» Exercise data

* * * * * * * * *

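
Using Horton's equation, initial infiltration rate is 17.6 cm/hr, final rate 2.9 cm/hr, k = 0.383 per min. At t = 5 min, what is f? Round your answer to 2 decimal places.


Step 1: f = fc + (f0 - fc) * exp(-k * t)
Step 2: exp(-0.383 * 5) = 0.147342
Step 3: f = 2.9 + (17.6 - 2.9) * 0.147342
Step 4: f = 2.9 + 14.7 * 0.147342
Step 5: f = 5.07 cm/hr

5.07


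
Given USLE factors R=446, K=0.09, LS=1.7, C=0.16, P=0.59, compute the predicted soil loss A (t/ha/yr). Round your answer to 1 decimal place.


Step 1: A = R * K * LS * C * P
Step 2: R * K = 446 * 0.09 = 40.14
Step 3: (R*K) * LS = 40.14 * 1.7 = 68.238
Step 4: * C * P = 68.238 * 0.16 * 0.59 = 6.4
Step 5: A = 6.4 t/(ha*yr)

6.4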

* * * * * * * * *

» Instructions for the task
Using the data above, print every record exactly as shown.

» Task response
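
Using Horton's equation, initial infiltration rate is 17.6 cm/hr, final rate 2.9 cm/hr, k = 0.383 per min. At t = 5 min, what is f? Round your answer to 2 decimal places.


Step 1: f = fc + (f0 - fc) * exp(-k * t)
Step 2: exp(-0.383 * 5) = 0.147342
Step 3: f = 2.9 + (17.6 - 2.9) * 0.147342
Step 4: f = 2.9 + 14.7 * 0.147342
Step 5: f = 5.07 cm/hr

5.07


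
Given USLE factors R=446, K=0.09, LS=1.7, C=0.16, P=0.59, compute the predicted soil loss A (t/ha/yr). Round your answer to 1 decimal place.


Step 1: A = R * K * LS * C * P
Step 2: R * K = 446 * 0.09 = 40.14
Step 3: (R*K) * LS = 40.14 * 1.7 = 68.238
Step 4: * C * P = 68.238 * 0.16 * 0.59 = 6.4
Step 5: A = 6.4 t/(ha*yr)

6.4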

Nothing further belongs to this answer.